How to complete this task: Transcribe the data. Leave out nothing.

(Stored items)
= = = = = = =

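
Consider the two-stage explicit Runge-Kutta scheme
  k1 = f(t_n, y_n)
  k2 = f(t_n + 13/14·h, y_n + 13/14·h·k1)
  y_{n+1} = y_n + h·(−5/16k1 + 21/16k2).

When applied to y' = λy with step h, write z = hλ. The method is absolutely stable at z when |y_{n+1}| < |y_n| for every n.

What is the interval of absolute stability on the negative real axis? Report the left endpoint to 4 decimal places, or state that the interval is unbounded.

Set f=λy, z=hλ:
  k1=λy_n ⇒ h·k1=z·y_n;  k2=λ(1+13/14z)y_n ⇒ h·k2=z(1+13/14z)y_n
  y_{n+1}/y_n = 1 − 5/16z + 21/16z(1+13/14z) = 1 + z + 39/32z²
  so R(z) = 1 + z + 39/32z².

Find x<0 with |R(x)|<1.
x=-1.43: |R|=2.0622
R=1: x+39/32x²=0 ⇒ x=−32/39=-0.8205; min R=1−1/(4·39/32)=0.7949>−1
Confirm numerically:
  x=-0.770: |R|=0.95260 <1
  x=-0.543: |R|=0.81635 <1
  x=-0.476: |R|=0.80014 <1
  x=-0.411: |R|=0.79487 <1
  x=-1.298: |R|=1.75535 >1
  x=-1.260: |R|=1.67489 >1
  x=-1.169: |R|=1.49650 >1
So |R|<1 on (-0.8205, 0).

z∈(-0.8205,0).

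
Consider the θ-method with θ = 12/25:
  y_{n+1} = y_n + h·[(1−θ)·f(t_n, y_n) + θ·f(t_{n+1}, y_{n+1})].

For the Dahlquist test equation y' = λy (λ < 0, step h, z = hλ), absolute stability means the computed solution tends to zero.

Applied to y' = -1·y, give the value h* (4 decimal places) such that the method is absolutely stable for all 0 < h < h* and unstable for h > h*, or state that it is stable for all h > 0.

(-50.0000,0); λ=-1 ⇒ h* = (50)/1 = 50.0000.

With y'=λy (z=hλ):
  y_{n+1} = y_n + z·[13/25·y_n + 12/25·y_{n+1}] ⇒ (1 − 12/25z)y_{n+1} = (1 + 13/25z)y_n
  R(z) = (1 + 13/25z)/(1 − 12/25z).

Need |R(x)|<1, x<0.
x=-0.53: |R|=0.5775
R=−1: 1+13/25x = −1+12/25x ⇒ -1/25x=2 ⇒ x=2/(-1/25)=-50.0000
Confirm numerically:
  x=-48.987: |R|=0.99835 <1
  x=-41.691: |R|=0.98418 <1
  x=-36.596: |R|=0.97112 <1
  x=-20.275: |R|=0.88921 <1
  x=-50.330: |R|=1.00052 >1
  x=-50.318: |R|=1.00051 >1
  x=-50.056: |R|=1.00009 >1
Stable set (-50.0000, 0).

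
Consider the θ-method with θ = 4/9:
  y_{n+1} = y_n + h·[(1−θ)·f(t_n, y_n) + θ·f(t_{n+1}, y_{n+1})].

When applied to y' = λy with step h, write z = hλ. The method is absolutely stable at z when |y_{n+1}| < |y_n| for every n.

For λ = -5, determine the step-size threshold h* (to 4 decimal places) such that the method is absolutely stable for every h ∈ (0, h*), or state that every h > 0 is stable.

With y'=λy (z=hλ):
  y_{n+1} = y_n + z·[5/9·y_n + 4/9·y_{n+1}] ⇒ (1 − 4/9z)y_{n+1} = (1 + 5/9z)y_n
  so R(z) = (1 + 5/9z)/(1 − 4/9z).

Boundary: |R(x)|=1, x<0.
x=-1.13: |R|=0.2478
R=−1: 1+5/9x = −1+4/9x ⇒ -1/9x=2 ⇒ x=2/(-1/9)=-18.0000
Confirm numerically:
  x=-10.943: |R|=0.86627 <1
  x=-8.853: |R|=0.79404 <1
  x=-8.711: |R|=0.78814 <1
  x=-7.287: |R|=0.71917 <1
  x=-18.582: |R|=1.00698 >1
  x=-18.422: |R|=1.00510 >1
Interval (-18.0000, 0).

(-18.0000,0); λ=-5 ⇒ h* = (18)/5 = 3.6000.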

= = = = = = =

Task answer:
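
Consider the two-stage explicit Runge-Kutta scheme
  k1 = f(t_n, y_n)
  k2 = f(t_n + 13/14·h, y_n + 13/14·h·k1)
  y_{n+1} = y_n + h·(−5/16k1 + 21/16k2).

When applied to y' = λy with step h, write z = hλ. The method is absolutely stable at z when |y_{n+1}| < |y_n| for every n.

What is the interval of absolute stability on the negative real axis? Report the left endpoint to 4 decimal places, or state that the interval is unbounded.

Set f=λy, z=hλ:
  k1=λy_n ⇒ h·k1=z·y_n;  k2=λ(1+13/14z)y_n ⇒ h·k2=z(1+13/14z)y_n
  y_{n+1}/y_n = 1 − 5/16z + 21/16z(1+13/14z) = 1 + z + 39/32z²
  so R(z) = 1 + z + 39/32z².

Find x<0 with |R(x)|<1.
x=-1.43: |R|=2.0622
R=1: x+39/32x²=0 ⇒ x=−32/39=-0.8205; min R=1−1/(4·39/32)=0.7949>−1
Confirm numerically:
  x=-0.770: |R|=0.95260 <1
  x=-0.543: |R|=0.81635 <1
  x=-0.476: |R|=0.80014 <1
  x=-0.411: |R|=0.79487 <1
  x=-1.298: |R|=1.75535 >1
  x=-1.260: |R|=1.67489 >1
  x=-1.169: |R|=1.49650 >1
So |R|<1 on (-0.8205, 0).

z∈(-0.8205,0).

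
Consider the θ-method with θ = 12/25:
  y_{n+1} = y_n + h·[(1−θ)·f(t_n, y_n) + θ·f(t_{n+1}, y_{n+1})].

For the Dahlquist test equation y' = λy (λ < 0, step h, z = hλ), absolute stability means the computed solution tends to zero.

Applied to y' = -1·y, give the value h* (4 decimal places) such that the method is absolutely stable for all 0 < h < h* and unstable for h > h*, or state that it is stable for all h > 0.

(-50.0000,0); λ=-1 ⇒ h* = (50)/1 = 50.0000.

With y'=λy (z=hλ):
  y_{n+1} = y_n + z·[13/25·y_n + 12/25·y_{n+1}] ⇒ (1 − 12/25z)y_{n+1} = (1 + 13/25z)y_n
  R(z) = (1 + 13/25z)/(1 − 12/25z).

Need |R(x)|<1, x<0.
x=-0.53: |R|=0.5775
R=−1: 1+13/25x = −1+12/25x ⇒ -1/25x=2 ⇒ x=2/(-1/25)=-50.0000
Confirm numerically:
  x=-48.987: |R|=0.99835 <1
  x=-41.691: |R|=0.98418 <1
  x=-36.596: |R|=0.97112 <1
  x=-20.275: |R|=0.88921 <1
  x=-50.330: |R|=1.00052 >1
  x=-50.318: |R|=1.00051 >1
  x=-50.056: |R|=1.00009 >1
Stable set (-50.0000, 0).

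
Consider the θ-method with θ = 4/9:
  y_{n+1} = y_n + h·[(1−θ)·f(t_n, y_n) + θ·f(t_{n+1}, y_{n+1})].

When applied to y' = λy with step h, write z = hλ. The method is absolutely stable at z when |y_{n+1}| < |y_n| for every n.

For λ = -5, determine the step-size threshold h* (to 4 decimal places) such that the method is absolutely stable for every h ∈ (0, h*), or state that every h > 0 is stable.

With y'=λy (z=hλ):
  y_{n+1} = y_n + z·[5/9·y_n + 4/9·y_{n+1}] ⇒ (1 − 4/9z)y_{n+1} = (1 + 5/9z)y_n
  so R(z) = (1 + 5/9z)/(1 − 4/9z).

Boundary: |R(x)|=1, x<0.
x=-1.13: |R|=0.2478
R=−1: 1+5/9x = −1+4/9x ⇒ -1/9x=2 ⇒ x=2/(-1/9)=-18.0000
Confirm numerically:
  x=-10.943: |R|=0.86627 <1
  x=-8.853: |R|=0.79404 <1
  x=-8.711: |R|=0.78814 <1
  x=-7.287: |R|=0.71917 <1
  x=-18.582: |R|=1.00698 >1
  x=-18.422: |R|=1.00510 >1
Interval (-18.0000, 0).

(-18.0000,0); λ=-5 ⇒ h* = (18)/5 = 3.6000.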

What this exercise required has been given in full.